>>>

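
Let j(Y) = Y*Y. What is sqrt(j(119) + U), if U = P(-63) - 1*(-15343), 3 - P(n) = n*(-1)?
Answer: 2*sqrt(7361) ≈ 171.59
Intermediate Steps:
P(n) = 3 + n (P(n) = 3 - n*(-1) = 3 - (-1)*n = 3 + n)
U = 15283 (U = (3 - 63) - 1*(-15343) = -60 + 15343 = 15283)
j(Y) = Y**2
sqrt(j(119) + U) = sqrt(119**2 + 15283) = sqrt(14161 + 15283) = sqrt(29444) = 2*sqrt(7361)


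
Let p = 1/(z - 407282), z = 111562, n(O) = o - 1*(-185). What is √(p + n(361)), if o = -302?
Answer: I*√2557921887130/147860 ≈ 10.817*I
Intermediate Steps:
n(O) = -117 (n(O) = -302 - 1*(-185) = -302 + 185 = -117)
p = -1/295720 (p = 1/(111562 - 407282) = 1/(-295720) = -1/295720 ≈ -3.3816e-6)
√(p + n(361)) = √(-1/295720 - 117) = √(-34599241/295720) = I*√2557921887130/147860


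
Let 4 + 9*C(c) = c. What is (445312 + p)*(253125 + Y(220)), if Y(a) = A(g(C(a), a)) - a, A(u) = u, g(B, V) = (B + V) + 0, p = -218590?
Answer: 57394447578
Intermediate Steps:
C(c) = -4/9 + c/9
g(B, V) = B + V
Y(a) = -4/9 + a/9 (Y(a) = ((-4/9 + a/9) + a) - a = (-4/9 + 10*a/9) - a = -4/9 + a/9)
(445312 + p)*(253125 + Y(220)) = (445312 - 218590)*(253125 + (-4/9 + (⅑)*220)) = 226722*(253125 + (-4/9 + 220/9)) = 226722*(253125 + 24) = 226722*253149 = 57394447578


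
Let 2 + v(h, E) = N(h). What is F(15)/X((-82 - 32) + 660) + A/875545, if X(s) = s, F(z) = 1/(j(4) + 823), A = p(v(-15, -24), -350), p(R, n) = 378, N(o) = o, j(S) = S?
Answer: 171558421/395345340390 ≈ 0.00043395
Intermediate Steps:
v(h, E) = -2 + h
A = 378
F(z) = 1/827 (F(z) = 1/(4 + 823) = 1/827)
F(15)/X((-82 - 32) + 660) + A/875545 = 1/(827*((-82 - 32) + 660)) + 378/875545 = 1/(827*(-114 + 660)) + 378*(1/875545) = (1/827)/546 + 378/875545 = (1/827)*(1/546) + 378/875545 = 1/451542 + 378/875545 = 171558421/395345340390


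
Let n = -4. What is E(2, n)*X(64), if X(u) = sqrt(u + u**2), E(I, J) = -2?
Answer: -16*sqrt(65) ≈ -129.00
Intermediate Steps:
E(2, n)*X(64) = -2*8*sqrt(1 + 64) = -2*8*sqrt(65) = -16*sqrt(65)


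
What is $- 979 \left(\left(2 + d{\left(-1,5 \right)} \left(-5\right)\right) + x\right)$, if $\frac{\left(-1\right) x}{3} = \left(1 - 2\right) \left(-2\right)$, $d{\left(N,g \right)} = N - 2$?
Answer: $-10769$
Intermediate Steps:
$d{\left(N,g \right)} = -2 + N$
$x = -6$ ($x = - 3 \left(1 - 2\right) \left(-2\right) = - 3 \left(\left(-1\right) \left(-2\right)\right) = \left(-3\right) 2 = -6$)
$- 979 \left(\left(2 + d{\left(-1,5 \right)} \left(-5\right)\right) + x\right) = - 979 \left(\left(2 + \left(-2 - 1\right) \left(-5\right)\right) - 6\right) = - 979 \left(\left(2 - -15\right) - 6\right) = - 979 \left(\left(2 + 15\right) - 6\right) = - 979 \left(17 - 6\right) = \left(-979\right) 11 = -10769$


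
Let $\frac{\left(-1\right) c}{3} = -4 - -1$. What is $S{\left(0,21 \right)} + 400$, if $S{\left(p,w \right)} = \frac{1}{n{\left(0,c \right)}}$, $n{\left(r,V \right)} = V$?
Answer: $\frac{3601}{9} \approx 400.11$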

<<<

WHAT TO WORK ON => Word for word, reproduce the lines of the listing from the first one through the line containing "Answer: I*√2557921887130/147860 ≈ 10.817*I", and no more.

WRITTEN SOLUTION =>
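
Let j(Y) = Y*Y. What is sqrt(j(119) + U), if U = P(-63) - 1*(-15343), 3 - P(n) = n*(-1)?
Answer: 2*sqrt(7361) ≈ 171.59
Intermediate Steps:
P(n) = 3 + n (P(n) = 3 - n*(-1) = 3 - (-1)*n = 3 + n)
U = 15283 (U = (3 - 63) - 1*(-15343) = -60 + 15343 = 15283)
j(Y) = Y**2
sqrt(j(119) + U) = sqrt(119**2 + 15283) = sqrt(14161 + 15283) = sqrt(29444) = 2*sqrt(7361)


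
Let p = 1/(z - 407282), z = 111562, n(O) = o - 1*(-185). What is √(p + n(361)), if o = -302?
Answer: I*√2557921887130/147860 ≈ 10.817*I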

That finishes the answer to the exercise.